- **Task statement**
Below are the records. Gather each line that holds "forward".

===== Task inputs =====

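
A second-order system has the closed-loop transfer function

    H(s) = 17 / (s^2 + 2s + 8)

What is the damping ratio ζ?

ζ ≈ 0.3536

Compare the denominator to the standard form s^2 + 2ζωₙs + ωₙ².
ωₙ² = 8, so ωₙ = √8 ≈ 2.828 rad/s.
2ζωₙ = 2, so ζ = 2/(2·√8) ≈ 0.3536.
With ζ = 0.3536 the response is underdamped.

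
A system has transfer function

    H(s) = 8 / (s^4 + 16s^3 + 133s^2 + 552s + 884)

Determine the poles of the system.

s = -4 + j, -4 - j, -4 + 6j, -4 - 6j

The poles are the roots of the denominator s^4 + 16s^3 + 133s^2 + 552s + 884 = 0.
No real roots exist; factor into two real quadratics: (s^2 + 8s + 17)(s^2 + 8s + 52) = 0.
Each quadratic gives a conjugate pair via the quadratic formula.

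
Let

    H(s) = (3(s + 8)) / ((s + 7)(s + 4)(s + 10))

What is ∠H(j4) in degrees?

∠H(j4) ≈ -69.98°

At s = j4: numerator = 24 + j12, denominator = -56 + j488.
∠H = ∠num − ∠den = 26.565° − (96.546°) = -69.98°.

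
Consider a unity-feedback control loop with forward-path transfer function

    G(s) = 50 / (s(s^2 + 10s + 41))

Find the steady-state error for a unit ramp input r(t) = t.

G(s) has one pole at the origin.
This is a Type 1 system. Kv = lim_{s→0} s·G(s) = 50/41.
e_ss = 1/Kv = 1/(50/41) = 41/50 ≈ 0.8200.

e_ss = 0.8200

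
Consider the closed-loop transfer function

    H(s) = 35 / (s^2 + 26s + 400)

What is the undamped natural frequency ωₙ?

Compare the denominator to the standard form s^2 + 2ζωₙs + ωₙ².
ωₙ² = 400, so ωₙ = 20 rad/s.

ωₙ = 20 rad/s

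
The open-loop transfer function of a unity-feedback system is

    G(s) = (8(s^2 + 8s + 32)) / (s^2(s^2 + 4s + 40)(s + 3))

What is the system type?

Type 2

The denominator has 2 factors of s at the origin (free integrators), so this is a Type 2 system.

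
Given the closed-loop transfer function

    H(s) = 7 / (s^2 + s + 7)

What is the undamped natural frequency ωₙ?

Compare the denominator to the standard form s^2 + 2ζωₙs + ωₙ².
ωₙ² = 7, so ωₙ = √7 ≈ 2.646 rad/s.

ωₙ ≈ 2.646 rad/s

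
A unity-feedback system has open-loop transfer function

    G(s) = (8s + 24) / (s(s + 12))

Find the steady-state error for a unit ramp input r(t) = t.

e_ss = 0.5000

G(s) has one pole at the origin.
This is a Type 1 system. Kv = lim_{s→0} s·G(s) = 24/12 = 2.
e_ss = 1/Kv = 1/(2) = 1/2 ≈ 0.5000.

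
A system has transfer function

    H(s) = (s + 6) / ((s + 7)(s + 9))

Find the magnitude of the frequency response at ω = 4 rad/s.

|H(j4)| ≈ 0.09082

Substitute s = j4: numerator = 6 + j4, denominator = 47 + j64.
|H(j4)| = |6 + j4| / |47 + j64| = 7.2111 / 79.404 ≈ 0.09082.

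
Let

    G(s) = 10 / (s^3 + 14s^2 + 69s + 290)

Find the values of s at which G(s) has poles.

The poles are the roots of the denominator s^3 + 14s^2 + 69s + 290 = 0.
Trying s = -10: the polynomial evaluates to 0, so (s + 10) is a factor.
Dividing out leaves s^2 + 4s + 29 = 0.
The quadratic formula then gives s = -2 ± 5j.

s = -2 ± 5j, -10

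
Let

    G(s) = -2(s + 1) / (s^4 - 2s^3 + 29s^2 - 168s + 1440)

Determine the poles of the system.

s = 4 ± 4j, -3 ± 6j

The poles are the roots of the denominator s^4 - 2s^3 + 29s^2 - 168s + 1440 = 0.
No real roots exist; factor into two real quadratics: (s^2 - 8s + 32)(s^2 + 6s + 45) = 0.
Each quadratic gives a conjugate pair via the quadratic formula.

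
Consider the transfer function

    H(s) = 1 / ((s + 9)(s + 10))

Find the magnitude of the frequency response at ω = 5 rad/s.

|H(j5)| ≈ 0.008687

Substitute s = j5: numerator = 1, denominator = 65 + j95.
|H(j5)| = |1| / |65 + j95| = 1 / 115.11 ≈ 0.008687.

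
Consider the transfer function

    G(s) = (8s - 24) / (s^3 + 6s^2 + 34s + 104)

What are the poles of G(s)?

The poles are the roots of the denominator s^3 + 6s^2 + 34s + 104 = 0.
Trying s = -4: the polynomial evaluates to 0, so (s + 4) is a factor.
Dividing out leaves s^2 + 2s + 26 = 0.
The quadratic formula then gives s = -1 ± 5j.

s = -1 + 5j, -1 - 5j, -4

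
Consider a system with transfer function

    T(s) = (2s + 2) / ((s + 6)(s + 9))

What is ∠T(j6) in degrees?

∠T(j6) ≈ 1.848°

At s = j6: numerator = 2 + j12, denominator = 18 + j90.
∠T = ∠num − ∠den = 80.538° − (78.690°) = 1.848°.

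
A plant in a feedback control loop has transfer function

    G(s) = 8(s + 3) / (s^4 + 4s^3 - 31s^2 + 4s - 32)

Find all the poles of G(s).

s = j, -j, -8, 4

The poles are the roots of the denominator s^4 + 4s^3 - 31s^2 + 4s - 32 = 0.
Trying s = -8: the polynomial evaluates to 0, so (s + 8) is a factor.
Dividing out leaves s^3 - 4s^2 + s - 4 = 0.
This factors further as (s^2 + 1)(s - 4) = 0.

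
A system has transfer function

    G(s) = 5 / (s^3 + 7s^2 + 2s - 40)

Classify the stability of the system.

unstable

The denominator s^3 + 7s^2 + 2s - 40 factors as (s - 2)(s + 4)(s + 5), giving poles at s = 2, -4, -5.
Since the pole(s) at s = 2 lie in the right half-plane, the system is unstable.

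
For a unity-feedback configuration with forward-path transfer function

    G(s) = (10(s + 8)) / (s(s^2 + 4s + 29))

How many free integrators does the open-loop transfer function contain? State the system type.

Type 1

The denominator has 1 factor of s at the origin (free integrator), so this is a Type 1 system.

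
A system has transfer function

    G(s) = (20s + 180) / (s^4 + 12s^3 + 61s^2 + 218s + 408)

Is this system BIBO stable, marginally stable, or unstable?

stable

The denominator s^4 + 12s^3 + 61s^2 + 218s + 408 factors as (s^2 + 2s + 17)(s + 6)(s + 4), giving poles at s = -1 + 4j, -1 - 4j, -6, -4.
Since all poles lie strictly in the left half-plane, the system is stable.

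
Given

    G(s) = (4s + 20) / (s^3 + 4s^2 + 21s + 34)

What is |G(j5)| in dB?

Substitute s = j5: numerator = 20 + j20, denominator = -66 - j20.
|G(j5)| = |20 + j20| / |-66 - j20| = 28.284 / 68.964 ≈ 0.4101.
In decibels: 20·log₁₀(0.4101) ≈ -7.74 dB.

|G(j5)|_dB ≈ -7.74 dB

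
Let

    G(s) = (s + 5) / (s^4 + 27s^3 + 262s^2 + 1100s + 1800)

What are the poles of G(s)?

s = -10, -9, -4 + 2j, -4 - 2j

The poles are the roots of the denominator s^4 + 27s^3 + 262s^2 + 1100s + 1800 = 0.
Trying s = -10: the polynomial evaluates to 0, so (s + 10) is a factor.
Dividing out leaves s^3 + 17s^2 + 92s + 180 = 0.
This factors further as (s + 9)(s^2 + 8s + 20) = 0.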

=====
===== Task inputs =====

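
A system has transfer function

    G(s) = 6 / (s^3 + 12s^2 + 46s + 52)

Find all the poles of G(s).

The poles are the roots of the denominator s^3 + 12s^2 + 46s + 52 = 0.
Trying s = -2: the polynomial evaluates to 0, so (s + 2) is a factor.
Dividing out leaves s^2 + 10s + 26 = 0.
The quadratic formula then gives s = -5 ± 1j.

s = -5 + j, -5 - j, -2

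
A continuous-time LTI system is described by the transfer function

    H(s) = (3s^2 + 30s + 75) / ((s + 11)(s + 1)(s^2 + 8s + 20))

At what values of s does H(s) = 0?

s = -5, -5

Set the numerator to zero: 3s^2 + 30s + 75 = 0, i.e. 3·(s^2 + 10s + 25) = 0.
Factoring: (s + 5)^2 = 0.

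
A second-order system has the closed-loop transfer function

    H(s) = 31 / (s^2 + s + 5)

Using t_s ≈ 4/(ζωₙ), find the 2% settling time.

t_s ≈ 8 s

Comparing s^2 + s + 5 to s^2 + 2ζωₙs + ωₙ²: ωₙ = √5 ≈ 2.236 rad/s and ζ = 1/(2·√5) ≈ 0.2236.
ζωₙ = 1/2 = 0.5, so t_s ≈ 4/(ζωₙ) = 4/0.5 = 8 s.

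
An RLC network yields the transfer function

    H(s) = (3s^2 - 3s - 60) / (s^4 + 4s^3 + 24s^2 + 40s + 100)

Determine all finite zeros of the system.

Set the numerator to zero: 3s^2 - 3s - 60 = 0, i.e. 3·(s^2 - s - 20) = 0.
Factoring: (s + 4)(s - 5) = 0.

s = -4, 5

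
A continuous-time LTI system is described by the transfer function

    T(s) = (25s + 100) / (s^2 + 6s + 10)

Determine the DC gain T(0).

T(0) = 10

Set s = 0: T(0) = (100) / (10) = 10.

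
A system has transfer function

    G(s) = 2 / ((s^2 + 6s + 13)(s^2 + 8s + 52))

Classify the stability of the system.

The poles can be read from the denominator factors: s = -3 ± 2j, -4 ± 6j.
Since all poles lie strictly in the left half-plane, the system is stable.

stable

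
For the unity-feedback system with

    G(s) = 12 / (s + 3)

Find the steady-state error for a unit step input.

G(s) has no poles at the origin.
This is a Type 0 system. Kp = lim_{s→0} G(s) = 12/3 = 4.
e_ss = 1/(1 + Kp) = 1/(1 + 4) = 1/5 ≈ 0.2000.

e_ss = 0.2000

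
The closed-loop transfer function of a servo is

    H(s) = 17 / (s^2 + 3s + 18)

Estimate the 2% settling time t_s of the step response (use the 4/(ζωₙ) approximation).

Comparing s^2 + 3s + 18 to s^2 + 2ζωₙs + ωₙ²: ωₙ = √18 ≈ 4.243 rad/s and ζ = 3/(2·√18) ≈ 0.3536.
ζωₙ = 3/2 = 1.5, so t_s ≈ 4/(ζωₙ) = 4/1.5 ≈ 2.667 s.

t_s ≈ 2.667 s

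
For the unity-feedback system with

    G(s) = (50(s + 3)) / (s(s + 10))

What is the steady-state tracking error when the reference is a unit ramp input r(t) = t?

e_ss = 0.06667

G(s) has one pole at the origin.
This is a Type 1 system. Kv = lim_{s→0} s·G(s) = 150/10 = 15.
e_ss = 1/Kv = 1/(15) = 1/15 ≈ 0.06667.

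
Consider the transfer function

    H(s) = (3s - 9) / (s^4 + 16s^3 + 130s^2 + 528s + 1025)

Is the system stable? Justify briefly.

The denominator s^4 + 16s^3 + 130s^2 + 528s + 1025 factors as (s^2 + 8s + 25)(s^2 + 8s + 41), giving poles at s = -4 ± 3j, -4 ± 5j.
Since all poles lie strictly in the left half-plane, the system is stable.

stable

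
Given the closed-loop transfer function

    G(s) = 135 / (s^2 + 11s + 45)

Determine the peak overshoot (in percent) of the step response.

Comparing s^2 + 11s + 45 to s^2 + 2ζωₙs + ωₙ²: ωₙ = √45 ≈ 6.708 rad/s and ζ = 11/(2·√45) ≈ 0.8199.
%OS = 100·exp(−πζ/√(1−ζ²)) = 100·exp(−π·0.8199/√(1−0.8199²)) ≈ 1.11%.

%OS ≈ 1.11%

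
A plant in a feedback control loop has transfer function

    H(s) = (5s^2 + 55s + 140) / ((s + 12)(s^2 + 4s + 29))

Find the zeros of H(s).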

=====

- **Finished exercise**
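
Consider a unity-feedback control loop with forward-path transfer function
For a unity-feedback configuration with forward-path transfer function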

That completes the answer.